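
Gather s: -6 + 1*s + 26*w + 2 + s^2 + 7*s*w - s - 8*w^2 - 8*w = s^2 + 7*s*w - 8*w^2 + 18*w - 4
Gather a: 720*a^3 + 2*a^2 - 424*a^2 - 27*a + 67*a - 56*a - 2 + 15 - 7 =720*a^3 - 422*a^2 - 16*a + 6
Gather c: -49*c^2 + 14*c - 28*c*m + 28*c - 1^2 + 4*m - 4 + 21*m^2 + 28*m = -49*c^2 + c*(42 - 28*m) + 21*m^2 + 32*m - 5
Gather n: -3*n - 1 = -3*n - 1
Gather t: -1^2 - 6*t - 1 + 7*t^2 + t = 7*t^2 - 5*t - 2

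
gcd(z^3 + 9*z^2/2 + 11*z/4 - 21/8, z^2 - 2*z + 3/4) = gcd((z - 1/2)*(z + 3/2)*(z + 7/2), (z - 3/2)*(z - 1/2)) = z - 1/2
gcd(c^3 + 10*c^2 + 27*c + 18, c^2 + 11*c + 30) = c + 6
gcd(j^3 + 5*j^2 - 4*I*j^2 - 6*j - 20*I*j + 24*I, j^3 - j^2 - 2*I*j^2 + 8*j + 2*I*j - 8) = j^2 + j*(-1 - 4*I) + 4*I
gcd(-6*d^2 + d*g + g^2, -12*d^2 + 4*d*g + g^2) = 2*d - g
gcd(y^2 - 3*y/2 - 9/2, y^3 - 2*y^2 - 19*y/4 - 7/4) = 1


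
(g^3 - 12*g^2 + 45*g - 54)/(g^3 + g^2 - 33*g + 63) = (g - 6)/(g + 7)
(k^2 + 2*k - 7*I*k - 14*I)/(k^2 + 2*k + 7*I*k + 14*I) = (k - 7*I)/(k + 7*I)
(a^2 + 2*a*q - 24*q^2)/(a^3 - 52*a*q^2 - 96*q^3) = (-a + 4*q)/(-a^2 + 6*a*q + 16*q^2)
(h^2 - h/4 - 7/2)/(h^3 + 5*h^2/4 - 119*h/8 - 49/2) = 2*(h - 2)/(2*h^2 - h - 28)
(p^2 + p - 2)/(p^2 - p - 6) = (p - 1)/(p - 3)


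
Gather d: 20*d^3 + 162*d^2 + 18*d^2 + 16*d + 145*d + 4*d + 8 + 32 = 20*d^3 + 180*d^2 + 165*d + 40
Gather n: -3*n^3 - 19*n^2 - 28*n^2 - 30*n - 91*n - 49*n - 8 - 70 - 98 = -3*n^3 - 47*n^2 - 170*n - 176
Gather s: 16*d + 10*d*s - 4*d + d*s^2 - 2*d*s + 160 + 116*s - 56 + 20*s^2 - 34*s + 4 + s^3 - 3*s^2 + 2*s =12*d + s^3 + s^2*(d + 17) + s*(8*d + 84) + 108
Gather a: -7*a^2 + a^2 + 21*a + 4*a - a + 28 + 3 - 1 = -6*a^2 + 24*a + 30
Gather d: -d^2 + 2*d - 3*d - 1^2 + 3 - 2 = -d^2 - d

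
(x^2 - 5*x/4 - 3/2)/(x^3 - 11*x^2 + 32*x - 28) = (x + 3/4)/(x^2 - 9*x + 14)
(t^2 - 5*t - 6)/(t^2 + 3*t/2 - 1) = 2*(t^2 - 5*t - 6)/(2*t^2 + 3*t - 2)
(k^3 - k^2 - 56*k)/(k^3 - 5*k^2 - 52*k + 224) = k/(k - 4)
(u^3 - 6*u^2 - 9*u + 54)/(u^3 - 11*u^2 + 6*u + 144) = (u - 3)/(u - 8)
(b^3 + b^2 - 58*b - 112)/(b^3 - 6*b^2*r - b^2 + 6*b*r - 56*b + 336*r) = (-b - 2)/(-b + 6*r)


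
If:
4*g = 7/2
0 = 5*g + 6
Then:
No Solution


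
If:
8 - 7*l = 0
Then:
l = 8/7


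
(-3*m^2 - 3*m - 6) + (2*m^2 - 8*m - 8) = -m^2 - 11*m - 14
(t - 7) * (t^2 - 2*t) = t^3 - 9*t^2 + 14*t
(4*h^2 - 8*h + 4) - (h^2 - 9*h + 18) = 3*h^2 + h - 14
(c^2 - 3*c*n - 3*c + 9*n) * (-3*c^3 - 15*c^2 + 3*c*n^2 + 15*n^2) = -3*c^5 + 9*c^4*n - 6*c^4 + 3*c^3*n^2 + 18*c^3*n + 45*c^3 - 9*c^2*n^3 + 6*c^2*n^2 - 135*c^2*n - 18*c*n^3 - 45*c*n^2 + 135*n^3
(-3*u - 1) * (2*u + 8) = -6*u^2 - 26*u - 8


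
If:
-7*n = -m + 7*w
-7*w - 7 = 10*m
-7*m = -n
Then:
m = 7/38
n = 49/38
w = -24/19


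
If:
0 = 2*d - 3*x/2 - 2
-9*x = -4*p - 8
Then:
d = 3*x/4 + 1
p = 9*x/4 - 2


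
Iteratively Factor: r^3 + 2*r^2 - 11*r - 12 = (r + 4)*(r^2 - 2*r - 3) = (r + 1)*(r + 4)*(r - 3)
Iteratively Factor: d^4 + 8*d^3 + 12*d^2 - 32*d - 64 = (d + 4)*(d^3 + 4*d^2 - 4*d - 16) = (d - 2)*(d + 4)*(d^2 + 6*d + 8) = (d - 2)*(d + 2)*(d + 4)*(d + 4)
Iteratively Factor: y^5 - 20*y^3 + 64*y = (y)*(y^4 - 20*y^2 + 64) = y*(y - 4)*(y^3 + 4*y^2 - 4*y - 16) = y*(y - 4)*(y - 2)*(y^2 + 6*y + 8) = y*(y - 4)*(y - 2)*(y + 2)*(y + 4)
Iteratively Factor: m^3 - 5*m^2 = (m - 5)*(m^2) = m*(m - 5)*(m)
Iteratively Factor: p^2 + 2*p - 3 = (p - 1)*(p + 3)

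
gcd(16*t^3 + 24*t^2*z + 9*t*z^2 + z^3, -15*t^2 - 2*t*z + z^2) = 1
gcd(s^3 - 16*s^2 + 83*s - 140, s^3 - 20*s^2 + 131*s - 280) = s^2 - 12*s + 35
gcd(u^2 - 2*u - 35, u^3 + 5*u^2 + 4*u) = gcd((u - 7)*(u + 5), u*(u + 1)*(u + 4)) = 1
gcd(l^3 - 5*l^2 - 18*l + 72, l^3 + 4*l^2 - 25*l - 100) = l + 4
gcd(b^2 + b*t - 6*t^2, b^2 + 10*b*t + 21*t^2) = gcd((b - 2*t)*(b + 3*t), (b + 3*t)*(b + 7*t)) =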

§ §

> _WORK INSTRUCTION_
Taking the entries above, print exactly the lines starting at the line with "Iteratively Factor: r^3" and ending at the line with "gcd(l^3 - 5*l^2", both included.

> _WRITTEN RESPONSE_
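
Iteratively Factor: r^3 + 2*r^2 - 11*r - 12 = (r + 4)*(r^2 - 2*r - 3) = (r + 1)*(r + 4)*(r - 3)
Iteratively Factor: d^4 + 8*d^3 + 12*d^2 - 32*d - 64 = (d + 4)*(d^3 + 4*d^2 - 4*d - 16) = (d - 2)*(d + 4)*(d^2 + 6*d + 8) = (d - 2)*(d + 2)*(d + 4)*(d + 4)
Iteratively Factor: y^5 - 20*y^3 + 64*y = (y)*(y^4 - 20*y^2 + 64) = y*(y - 4)*(y^3 + 4*y^2 - 4*y - 16) = y*(y - 4)*(y - 2)*(y^2 + 6*y + 8) = y*(y - 4)*(y - 2)*(y + 2)*(y + 4)
Iteratively Factor: m^3 - 5*m^2 = (m - 5)*(m^2) = m*(m - 5)*(m)
Iteratively Factor: p^2 + 2*p - 3 = (p - 1)*(p + 3)

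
gcd(16*t^3 + 24*t^2*z + 9*t*z^2 + z^3, -15*t^2 - 2*t*z + z^2) = 1
gcd(s^3 - 16*s^2 + 83*s - 140, s^3 - 20*s^2 + 131*s - 280) = s^2 - 12*s + 35
gcd(u^2 - 2*u - 35, u^3 + 5*u^2 + 4*u) = gcd((u - 7)*(u + 5), u*(u + 1)*(u + 4)) = 1
gcd(l^3 - 5*l^2 - 18*l + 72, l^3 + 4*l^2 - 25*l - 100) = l + 4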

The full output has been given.